» Exercise details:
Quote exactly, and only, the lines of the material below from the line with "C-E(2), D-F(8), B-F(5)" through the line with "What is the".

» Information given:

——————————

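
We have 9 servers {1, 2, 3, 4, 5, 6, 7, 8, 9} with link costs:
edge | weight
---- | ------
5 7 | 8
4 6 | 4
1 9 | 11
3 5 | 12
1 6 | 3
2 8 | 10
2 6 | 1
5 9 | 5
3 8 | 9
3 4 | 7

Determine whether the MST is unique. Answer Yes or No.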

——————————

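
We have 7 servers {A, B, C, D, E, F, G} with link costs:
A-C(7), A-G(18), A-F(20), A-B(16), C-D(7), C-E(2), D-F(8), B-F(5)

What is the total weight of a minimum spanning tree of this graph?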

——————————

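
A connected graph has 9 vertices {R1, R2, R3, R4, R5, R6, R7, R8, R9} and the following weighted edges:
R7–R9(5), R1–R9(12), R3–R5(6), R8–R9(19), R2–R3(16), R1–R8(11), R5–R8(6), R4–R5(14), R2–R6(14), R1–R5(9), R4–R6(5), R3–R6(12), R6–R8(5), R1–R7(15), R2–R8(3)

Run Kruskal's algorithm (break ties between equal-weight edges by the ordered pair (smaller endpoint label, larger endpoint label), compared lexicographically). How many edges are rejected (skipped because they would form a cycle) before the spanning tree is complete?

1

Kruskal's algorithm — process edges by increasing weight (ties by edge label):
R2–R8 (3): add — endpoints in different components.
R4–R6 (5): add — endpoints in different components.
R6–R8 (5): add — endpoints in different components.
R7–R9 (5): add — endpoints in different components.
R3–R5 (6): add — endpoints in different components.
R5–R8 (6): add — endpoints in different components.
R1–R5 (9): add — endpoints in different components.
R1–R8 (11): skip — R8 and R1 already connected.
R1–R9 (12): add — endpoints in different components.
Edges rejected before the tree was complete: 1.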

——————————

» Problem solution:
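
A-C(7), A-G(18), A-F(20), A-B(16), C-D(7), C-E(2), D-F(8), B-F(5)

What is the total weight of a minimum spanning tree of this graph?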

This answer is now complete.